START SUPPLIED RECORDS

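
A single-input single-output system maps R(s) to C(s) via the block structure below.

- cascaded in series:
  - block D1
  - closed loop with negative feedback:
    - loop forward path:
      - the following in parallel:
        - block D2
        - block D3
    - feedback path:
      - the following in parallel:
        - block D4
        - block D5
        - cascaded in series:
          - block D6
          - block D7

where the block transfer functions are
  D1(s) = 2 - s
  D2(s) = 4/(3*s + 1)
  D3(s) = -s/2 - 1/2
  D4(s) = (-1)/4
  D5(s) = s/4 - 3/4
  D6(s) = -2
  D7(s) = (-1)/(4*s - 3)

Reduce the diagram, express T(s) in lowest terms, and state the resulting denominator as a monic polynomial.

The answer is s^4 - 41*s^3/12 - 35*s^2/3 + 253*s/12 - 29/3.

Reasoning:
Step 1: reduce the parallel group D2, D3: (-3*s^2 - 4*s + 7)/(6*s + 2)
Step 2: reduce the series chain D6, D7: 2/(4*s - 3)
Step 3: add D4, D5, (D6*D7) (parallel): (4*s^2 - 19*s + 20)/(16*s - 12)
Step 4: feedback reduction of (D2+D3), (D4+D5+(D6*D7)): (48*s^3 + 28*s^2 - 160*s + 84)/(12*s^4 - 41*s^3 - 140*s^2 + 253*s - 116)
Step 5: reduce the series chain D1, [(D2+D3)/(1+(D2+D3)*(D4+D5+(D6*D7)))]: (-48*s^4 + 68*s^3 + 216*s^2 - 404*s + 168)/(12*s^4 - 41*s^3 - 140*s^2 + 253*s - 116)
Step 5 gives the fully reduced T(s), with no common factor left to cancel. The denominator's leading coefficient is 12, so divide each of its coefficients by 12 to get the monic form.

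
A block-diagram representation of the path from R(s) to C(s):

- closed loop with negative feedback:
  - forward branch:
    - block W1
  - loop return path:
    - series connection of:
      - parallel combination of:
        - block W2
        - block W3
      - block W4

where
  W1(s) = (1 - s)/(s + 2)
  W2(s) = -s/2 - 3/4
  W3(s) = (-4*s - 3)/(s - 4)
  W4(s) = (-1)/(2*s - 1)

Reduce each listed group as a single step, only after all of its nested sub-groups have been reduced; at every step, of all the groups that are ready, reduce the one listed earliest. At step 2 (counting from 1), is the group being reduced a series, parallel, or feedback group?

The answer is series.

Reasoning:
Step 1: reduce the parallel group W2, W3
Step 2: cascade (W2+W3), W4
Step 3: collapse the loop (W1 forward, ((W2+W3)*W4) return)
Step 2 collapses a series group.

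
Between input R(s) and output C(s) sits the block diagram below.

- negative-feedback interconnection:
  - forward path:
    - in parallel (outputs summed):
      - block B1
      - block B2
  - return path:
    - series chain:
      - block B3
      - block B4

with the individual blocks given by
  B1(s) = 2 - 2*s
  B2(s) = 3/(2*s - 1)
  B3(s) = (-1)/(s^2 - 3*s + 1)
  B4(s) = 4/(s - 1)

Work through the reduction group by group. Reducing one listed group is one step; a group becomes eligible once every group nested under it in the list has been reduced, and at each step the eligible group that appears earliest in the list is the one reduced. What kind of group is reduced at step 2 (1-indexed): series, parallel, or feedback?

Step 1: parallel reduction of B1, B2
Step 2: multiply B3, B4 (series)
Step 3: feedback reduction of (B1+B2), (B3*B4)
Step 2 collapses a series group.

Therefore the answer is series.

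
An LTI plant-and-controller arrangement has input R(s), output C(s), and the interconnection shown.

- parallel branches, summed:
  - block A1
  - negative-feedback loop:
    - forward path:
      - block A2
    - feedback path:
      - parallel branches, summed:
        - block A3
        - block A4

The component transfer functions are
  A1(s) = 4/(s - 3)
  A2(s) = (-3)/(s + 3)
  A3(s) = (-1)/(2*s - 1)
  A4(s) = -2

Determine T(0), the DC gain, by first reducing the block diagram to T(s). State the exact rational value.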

END SUPPLIED RECORDS
START SUPPLIED RECORDS

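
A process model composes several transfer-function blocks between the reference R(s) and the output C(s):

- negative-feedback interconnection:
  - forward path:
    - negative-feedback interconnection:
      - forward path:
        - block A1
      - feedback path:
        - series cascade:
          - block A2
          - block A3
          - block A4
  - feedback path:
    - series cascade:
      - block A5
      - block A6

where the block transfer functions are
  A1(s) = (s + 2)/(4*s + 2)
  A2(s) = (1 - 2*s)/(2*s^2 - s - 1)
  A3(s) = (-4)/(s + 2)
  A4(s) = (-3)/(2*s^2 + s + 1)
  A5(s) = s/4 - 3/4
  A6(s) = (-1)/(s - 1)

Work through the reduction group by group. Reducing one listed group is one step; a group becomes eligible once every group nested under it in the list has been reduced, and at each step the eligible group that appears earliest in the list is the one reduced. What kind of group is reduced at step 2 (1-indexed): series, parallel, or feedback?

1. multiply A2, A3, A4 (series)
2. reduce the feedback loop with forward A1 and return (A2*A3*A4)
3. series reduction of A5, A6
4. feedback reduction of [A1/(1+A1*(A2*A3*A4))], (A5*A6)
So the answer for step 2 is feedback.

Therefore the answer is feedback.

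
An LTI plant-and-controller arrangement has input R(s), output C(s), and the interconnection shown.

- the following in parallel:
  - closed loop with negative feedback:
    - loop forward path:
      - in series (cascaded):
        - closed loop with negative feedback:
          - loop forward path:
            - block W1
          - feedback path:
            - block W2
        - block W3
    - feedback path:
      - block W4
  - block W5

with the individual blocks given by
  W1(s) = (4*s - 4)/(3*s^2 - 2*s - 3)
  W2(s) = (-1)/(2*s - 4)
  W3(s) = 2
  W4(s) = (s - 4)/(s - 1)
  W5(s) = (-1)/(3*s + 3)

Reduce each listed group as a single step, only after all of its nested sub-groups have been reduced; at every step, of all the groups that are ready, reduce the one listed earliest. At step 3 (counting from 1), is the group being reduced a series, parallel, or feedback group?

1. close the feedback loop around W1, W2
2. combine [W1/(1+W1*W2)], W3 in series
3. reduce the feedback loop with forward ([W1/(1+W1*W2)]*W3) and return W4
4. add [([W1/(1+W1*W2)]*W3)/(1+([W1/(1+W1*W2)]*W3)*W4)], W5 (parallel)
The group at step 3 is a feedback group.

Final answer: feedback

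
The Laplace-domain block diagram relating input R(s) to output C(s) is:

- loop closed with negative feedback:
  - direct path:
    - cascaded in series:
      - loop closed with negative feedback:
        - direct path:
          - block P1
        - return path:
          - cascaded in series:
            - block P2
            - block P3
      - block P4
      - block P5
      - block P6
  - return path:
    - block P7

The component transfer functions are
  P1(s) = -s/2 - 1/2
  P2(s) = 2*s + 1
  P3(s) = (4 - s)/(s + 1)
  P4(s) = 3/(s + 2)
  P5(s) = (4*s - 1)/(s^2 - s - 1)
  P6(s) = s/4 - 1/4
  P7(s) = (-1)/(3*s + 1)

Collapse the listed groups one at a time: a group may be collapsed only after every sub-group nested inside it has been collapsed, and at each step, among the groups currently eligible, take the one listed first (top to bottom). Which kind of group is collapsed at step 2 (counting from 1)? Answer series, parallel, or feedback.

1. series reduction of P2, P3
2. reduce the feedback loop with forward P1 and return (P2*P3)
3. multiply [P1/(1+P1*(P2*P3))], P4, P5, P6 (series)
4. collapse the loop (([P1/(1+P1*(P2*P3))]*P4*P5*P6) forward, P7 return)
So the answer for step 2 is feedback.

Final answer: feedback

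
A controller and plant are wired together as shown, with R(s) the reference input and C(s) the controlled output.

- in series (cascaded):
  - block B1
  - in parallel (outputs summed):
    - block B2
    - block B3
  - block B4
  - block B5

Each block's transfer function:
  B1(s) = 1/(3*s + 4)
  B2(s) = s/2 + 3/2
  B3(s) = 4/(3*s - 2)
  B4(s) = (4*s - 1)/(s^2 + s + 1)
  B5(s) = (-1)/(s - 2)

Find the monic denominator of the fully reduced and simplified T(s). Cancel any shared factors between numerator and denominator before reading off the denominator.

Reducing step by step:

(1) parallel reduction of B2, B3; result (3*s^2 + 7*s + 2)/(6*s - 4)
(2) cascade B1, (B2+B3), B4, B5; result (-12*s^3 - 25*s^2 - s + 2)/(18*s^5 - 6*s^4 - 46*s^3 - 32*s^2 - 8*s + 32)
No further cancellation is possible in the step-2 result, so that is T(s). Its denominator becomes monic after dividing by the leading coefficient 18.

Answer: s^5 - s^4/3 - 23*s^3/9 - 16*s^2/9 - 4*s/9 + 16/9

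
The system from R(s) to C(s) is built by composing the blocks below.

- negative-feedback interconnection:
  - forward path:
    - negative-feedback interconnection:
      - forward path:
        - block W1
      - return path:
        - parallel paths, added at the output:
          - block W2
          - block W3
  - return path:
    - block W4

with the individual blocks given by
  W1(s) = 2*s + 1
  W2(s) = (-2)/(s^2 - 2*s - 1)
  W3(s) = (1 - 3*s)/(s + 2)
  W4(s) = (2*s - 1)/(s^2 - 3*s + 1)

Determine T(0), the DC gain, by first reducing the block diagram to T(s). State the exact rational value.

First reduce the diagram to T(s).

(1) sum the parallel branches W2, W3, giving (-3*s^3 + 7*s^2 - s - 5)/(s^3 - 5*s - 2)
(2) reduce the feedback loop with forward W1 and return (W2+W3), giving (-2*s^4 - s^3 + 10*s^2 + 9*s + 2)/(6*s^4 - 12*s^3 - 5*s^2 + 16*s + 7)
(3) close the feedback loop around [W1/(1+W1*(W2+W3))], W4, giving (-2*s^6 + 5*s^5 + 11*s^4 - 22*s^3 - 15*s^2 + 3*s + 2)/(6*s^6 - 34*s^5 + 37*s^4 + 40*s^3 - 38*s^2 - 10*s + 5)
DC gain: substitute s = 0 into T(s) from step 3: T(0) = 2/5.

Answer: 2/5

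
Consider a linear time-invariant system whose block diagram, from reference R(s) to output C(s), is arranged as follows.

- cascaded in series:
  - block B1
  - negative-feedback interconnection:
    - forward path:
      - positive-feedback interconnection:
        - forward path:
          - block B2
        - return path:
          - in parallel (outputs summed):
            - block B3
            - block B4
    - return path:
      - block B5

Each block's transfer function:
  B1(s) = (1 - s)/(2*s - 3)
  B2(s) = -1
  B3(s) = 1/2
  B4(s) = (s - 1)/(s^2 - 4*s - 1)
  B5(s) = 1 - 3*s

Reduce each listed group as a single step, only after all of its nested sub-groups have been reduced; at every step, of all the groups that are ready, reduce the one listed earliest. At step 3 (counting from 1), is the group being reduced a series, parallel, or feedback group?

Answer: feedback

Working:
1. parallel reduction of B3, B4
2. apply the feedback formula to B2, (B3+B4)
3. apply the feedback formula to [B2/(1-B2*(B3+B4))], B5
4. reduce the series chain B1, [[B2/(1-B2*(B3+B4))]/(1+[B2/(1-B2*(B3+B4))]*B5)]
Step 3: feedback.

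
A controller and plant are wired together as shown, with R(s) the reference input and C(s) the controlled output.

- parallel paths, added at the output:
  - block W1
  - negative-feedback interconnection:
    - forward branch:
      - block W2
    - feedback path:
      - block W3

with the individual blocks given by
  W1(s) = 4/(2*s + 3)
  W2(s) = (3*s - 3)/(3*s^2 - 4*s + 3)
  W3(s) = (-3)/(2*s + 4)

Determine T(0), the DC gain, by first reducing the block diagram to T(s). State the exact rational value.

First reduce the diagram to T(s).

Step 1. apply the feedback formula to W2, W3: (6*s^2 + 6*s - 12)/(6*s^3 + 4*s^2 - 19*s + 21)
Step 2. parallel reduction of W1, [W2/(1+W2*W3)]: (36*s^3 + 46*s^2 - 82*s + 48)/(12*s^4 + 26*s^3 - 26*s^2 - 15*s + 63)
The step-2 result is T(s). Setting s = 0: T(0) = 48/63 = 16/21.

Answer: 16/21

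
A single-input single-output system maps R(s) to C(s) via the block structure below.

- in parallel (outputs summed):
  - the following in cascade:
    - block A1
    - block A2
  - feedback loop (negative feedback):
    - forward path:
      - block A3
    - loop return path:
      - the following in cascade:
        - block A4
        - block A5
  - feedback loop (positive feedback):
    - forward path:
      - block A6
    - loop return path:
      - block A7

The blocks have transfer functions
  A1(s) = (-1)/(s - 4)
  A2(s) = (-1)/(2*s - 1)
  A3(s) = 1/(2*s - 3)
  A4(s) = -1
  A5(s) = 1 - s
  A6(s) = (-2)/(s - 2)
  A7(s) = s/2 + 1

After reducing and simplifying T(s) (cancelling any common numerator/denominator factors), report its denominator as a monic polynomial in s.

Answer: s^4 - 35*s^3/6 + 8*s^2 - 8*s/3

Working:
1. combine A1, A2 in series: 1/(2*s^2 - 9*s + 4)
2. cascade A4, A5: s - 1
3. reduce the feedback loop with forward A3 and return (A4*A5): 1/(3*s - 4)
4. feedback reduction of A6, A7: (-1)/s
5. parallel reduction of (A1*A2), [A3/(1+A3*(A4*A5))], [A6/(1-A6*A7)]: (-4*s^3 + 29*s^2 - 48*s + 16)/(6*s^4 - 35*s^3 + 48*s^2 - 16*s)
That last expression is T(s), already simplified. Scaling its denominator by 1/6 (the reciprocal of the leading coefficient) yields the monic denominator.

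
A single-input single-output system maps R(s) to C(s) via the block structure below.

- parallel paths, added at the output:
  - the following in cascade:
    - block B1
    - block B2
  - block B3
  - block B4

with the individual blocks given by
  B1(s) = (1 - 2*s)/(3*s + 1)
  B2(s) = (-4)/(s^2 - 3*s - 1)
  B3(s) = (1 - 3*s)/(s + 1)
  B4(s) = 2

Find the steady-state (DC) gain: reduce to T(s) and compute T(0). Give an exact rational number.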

END SUPPLIED RECORDS

## THE PROBLEM:
Count how many lines in the entries hold "positive" and reply with that number alone.

## OUTPUT FOR THIS TASK:
2